=== Input records ===
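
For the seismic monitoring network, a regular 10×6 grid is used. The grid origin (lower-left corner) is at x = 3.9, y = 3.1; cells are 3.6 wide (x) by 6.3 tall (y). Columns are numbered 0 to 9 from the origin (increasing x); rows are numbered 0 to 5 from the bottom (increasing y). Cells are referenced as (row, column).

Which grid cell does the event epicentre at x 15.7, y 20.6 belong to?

Column index: ⌊(15.7 − 3.9) / 3.6⌋ = ⌊3.278⌋ = 3
Row offset from origin: ⌊(20.6 − 3.1) / 6.3⌋ = ⌊2.778⌋ = 2 → row 2

(2, 3)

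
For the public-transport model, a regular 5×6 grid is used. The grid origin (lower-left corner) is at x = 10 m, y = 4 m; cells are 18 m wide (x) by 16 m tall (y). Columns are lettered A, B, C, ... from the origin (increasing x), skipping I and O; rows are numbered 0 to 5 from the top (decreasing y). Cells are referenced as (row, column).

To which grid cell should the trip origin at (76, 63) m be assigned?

(2, D)

Column index: ⌊(76 − 10) / 18⌋ = ⌊3.667⌋ = 3 → column D
Row offset from origin: ⌊(63 − 4) / 16⌋ = ⌊3.688⌋ = 3 → row 2 (counted from top)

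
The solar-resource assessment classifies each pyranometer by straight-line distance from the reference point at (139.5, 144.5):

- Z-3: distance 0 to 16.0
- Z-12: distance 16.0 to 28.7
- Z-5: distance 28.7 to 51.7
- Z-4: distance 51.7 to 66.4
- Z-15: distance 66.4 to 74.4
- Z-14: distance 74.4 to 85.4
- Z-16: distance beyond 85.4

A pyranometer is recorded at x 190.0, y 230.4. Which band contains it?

Z-16

Distance = √((190.0−139.5)² + (230.4−144.5)²) = √(2550.250 + 7378.810) = 99.645.
85.4 ≤ 99.645 < ∞ → Z-16.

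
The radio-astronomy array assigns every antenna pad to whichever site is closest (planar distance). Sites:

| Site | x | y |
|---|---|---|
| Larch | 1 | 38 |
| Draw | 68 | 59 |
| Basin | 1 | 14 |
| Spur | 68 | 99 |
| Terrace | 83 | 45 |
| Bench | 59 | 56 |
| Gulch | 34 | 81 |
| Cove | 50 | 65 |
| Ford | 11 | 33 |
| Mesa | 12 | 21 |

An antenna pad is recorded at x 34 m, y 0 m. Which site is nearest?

Mesa

Squared distances to each site:
Larch: 2533.000; Draw: 4637.000; Basin: 1285.000; Spur: 10957.000; Terrace: 4426.000; Bench: 3761.000; Gulch: 6561.000; Cove: 4481.000; Ford: 1618.000; Mesa: 925.000.
Minimum at Mesa.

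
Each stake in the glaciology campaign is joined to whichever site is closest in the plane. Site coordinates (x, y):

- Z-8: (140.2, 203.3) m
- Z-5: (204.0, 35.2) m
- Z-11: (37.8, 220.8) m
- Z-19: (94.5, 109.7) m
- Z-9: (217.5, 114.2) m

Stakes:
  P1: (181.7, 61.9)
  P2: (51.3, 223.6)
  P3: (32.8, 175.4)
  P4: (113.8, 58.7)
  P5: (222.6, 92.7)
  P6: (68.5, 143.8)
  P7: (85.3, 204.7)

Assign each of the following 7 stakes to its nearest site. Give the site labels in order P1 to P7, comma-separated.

Z-5, Z-11, Z-11, Z-19, Z-9, Z-19, Z-11

P1 → Z-5 (d²=1210.18)
P2 → Z-11 (d²=190.09)
P3 → Z-11 (d²=2086.16)
P4 → Z-19 (d²=2973.49)
P5 → Z-9 (d²=488.26)
P6 → Z-19 (d²=1838.81)
P7 → Z-11 (d²=2515.46)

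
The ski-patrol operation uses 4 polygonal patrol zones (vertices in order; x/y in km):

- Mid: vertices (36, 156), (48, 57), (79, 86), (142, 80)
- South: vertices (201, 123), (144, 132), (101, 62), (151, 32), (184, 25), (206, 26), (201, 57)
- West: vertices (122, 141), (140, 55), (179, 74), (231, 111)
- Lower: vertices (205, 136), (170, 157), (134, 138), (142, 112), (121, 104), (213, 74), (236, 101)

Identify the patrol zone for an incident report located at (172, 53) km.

South

Cast a ray rightward from (172, 53). For each polygon, the edges (by vertex number in listed order) whose endpoints lie on opposite sides of y = 53, where each meets that height, and whether that is right or left of the point:
Mid: no edge straddles that height → 0 crossings.
South: 3–4 at x≈116.0 (left), 6–7 at x≈201.6 (right) → 1 crossing.
West: no edge straddles that height → 0 crossings.
Lower: no edge straddles that height → 0 crossings.
Only South has an odd count, so the point is inside South.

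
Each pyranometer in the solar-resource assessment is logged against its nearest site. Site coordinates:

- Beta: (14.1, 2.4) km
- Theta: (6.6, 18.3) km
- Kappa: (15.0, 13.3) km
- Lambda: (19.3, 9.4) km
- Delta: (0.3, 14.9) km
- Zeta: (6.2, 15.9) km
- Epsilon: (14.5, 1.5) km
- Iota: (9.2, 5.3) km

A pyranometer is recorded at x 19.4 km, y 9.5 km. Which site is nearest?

Squared distances to each site:
Beta: 78.500; Theta: 241.280; Kappa: 33.800; Lambda: 0.020; Delta: 393.970; Zeta: 215.200; Epsilon: 88.010; Iota: 121.680.
Minimum at Lambda.

Lambda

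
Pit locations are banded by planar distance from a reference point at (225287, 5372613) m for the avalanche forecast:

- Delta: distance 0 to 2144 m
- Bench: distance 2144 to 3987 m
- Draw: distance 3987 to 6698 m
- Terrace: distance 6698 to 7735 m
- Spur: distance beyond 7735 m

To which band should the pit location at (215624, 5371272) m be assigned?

Spur

Distance = √((215624−225287)² + (5371272−5372613)²) = √(93373569.000 + 1798281.000) = 9755.606 m.
7735 ≤ 9755.606 < ∞ → Spur.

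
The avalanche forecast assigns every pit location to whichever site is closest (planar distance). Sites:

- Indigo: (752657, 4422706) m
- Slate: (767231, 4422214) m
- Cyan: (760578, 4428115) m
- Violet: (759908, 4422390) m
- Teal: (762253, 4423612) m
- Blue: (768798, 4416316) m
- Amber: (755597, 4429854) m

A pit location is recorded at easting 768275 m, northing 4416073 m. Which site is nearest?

Squared distances to each site:
Indigo: 287918613.000; Slate: 38801817.000; Cyan: 204253573.000; Violet: 109911178.000; Teal: 93101005.000; Blue: 332578.000; Amber: 350647645.000.
Minimum at Blue.

Blue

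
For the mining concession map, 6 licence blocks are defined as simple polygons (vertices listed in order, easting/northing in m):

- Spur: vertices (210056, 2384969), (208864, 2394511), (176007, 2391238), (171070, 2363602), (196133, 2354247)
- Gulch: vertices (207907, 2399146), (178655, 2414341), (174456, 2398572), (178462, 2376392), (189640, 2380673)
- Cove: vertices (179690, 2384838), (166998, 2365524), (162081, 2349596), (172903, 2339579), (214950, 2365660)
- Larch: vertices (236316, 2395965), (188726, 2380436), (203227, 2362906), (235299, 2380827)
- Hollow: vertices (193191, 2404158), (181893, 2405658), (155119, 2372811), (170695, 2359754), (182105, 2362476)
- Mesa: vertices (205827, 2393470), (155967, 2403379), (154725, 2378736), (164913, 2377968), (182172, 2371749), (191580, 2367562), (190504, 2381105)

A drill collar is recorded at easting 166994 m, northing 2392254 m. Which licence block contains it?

Mesa

Cast a ray rightward from (166994, 2392254). For each polygon, the edges (by vertex number in listed order) whose endpoints lie on opposite sides of northing = 2392254, where each meets that height, and whether that is right or left of the point:
Spur: 1–2 at easting≈209145.9 (right), 2–3 at easting≈186206.4 (right) → 2 crossings.
Gulch: 3–4 at easting≈175597.1 (right), 5–1 at easting≈201091.9 (right) → 2 crossings.
Cove: no edge straddles that height → 0 crossings.
Larch: 1–2 at easting≈224943.3 (right), 4–1 at easting≈236066.7 (right) → 2 crossings.
Hollow: 2–3 at easting≈170967.2 (right), 5–1 at easting≈190024.9 (right) → 2 crossings.
Mesa: 2–3 at easting≈155406.3 (left), 7–1 at easting≈204320.1 (right) → 1 crossing.
Only Mesa has an odd count, so the point is inside Mesa.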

=== Prompt ===
Read through the entries and copy each line in which "forecast" appears.

=== Output of the task ===
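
Pit locations are banded by planar distance from a reference point at (225287, 5372613) m for the avalanche forecast:
The avalanche forecast assigns every pit location to whichever site is closest (planar distance). Sites: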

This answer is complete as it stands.